- [Data excerpts]
*** Block opens ***
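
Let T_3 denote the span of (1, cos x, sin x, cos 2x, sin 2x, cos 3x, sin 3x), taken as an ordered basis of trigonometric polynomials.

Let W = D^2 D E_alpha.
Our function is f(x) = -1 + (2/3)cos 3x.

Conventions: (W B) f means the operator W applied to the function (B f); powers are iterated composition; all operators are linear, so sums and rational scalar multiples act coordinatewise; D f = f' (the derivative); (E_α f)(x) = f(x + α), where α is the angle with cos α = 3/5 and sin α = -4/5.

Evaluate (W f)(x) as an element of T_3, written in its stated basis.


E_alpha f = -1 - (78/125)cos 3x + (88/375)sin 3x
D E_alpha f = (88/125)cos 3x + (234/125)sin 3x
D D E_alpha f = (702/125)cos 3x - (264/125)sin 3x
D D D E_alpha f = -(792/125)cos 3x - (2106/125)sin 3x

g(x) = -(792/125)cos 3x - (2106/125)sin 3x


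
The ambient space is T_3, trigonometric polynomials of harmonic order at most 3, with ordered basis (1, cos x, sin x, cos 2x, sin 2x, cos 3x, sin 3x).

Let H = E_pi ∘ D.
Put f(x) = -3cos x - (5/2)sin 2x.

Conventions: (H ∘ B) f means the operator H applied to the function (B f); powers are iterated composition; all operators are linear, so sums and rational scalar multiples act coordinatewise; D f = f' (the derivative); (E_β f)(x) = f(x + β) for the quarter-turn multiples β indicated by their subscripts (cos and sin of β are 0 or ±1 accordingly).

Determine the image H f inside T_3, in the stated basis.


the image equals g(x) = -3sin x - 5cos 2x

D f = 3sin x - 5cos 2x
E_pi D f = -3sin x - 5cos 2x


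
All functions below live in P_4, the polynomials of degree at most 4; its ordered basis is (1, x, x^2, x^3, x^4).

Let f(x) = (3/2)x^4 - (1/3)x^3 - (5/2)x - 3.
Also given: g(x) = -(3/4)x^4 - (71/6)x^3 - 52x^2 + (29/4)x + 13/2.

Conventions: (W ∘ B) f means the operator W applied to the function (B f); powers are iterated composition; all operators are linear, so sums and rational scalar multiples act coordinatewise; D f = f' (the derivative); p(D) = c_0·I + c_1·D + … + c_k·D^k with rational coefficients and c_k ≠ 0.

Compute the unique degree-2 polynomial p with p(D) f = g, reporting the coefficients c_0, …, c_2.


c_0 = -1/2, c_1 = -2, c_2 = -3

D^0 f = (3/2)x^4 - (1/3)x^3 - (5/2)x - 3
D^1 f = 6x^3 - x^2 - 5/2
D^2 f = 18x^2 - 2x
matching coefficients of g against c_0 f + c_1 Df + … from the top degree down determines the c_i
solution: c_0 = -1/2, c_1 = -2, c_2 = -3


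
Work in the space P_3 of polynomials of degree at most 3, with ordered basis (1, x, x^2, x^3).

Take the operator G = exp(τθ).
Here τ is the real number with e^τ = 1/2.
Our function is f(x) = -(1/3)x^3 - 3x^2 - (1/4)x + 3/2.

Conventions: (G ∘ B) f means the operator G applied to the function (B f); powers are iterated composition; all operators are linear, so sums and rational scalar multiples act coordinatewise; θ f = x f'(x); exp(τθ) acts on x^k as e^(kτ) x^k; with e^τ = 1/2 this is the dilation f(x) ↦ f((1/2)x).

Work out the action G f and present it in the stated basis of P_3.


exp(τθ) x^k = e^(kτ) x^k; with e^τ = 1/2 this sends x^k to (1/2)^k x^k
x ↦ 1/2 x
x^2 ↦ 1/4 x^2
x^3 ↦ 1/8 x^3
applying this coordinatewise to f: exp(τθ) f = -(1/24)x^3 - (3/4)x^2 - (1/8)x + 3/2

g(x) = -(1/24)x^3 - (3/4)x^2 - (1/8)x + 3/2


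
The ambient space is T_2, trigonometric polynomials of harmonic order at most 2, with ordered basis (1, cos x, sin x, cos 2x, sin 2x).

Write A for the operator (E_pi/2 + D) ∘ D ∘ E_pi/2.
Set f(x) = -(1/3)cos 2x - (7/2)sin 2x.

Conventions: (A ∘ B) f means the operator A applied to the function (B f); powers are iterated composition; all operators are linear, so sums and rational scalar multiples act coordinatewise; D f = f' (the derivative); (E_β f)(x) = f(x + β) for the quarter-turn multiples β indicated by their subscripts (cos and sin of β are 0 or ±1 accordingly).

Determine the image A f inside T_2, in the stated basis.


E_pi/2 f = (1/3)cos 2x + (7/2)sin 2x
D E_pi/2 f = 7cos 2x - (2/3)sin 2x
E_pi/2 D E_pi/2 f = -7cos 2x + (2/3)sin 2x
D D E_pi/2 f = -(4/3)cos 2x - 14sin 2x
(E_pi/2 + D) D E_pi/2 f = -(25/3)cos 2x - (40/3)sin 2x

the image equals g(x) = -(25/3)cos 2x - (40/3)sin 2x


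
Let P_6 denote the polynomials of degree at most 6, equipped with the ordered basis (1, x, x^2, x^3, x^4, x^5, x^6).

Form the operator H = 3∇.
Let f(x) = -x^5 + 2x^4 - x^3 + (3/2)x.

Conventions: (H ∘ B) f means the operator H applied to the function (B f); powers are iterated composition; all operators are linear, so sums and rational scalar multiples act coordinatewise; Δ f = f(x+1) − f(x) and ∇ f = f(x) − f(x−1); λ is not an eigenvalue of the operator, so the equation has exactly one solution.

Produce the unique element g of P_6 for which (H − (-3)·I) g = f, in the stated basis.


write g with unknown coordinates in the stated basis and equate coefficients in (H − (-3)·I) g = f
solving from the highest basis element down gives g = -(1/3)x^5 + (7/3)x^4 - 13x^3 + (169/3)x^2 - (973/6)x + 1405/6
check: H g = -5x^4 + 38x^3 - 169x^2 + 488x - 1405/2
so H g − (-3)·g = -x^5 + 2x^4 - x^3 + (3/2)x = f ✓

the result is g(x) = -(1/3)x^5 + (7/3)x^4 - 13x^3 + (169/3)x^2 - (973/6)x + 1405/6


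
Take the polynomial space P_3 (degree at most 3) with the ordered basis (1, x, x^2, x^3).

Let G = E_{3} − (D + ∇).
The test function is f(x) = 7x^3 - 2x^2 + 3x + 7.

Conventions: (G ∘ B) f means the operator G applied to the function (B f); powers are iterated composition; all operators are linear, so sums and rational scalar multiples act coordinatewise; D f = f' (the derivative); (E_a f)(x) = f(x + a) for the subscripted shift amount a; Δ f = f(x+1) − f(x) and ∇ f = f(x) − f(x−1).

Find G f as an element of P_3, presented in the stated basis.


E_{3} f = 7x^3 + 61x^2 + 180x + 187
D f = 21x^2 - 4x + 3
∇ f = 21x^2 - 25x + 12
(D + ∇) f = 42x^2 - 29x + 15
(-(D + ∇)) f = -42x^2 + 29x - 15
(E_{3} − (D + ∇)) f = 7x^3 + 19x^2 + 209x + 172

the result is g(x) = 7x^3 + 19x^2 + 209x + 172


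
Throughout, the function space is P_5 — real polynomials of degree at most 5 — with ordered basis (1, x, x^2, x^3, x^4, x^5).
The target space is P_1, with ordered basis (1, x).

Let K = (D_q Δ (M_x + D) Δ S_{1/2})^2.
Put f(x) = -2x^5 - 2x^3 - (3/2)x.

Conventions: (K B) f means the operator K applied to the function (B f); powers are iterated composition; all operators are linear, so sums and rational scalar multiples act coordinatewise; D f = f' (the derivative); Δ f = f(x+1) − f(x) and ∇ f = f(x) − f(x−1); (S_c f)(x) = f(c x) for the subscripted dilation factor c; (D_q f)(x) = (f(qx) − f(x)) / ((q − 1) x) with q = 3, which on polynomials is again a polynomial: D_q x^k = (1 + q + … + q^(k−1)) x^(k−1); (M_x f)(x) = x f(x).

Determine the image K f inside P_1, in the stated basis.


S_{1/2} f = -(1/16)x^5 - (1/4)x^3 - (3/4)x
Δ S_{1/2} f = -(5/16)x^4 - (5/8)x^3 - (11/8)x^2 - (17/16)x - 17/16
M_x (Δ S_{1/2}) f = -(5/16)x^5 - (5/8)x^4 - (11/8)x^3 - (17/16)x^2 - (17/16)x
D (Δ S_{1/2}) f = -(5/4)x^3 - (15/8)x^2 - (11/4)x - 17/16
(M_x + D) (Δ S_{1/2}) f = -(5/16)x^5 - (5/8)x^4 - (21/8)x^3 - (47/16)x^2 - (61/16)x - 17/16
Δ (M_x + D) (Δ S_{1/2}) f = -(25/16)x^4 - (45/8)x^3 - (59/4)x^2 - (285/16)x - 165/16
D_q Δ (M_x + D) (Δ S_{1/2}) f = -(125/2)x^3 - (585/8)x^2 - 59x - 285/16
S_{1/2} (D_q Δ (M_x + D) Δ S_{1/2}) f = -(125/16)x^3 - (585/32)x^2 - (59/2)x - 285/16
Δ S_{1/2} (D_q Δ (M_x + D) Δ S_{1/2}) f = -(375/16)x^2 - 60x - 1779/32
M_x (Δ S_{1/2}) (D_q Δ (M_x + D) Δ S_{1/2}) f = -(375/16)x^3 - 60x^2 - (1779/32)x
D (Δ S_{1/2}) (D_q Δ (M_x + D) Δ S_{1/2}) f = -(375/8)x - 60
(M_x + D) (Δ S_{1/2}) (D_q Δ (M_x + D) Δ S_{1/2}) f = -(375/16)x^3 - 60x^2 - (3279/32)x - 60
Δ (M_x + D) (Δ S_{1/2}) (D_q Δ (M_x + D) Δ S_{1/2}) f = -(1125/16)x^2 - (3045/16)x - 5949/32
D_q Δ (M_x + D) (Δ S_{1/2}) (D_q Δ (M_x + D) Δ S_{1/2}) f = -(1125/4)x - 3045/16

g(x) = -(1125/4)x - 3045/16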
*** Block closes ***
- [TASK STATEMENT]
Select every line in the records above that contains the word "turn".

- [RESULT OF THE EXERCISE]
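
Conventions: (H ∘ B) f means the operator H applied to the function (B f); powers are iterated composition; all operators are linear, so sums and rational scalar multiples act coordinatewise; D f = f' (the derivative); (E_β f)(x) = f(x + β) for the quarter-turn multiples β indicated by their subscripts (cos and sin of β are 0 or ±1 accordingly).
Conventions: (A ∘ B) f means the operator A applied to the function (B f); powers are iterated composition; all operators are linear, so sums and rational scalar multiples act coordinatewise; D f = f' (the derivative); (E_β f)(x) = f(x + β) for the quarter-turn multiples β indicated by their subscripts (cos and sin of β are 0 or ±1 accordingly).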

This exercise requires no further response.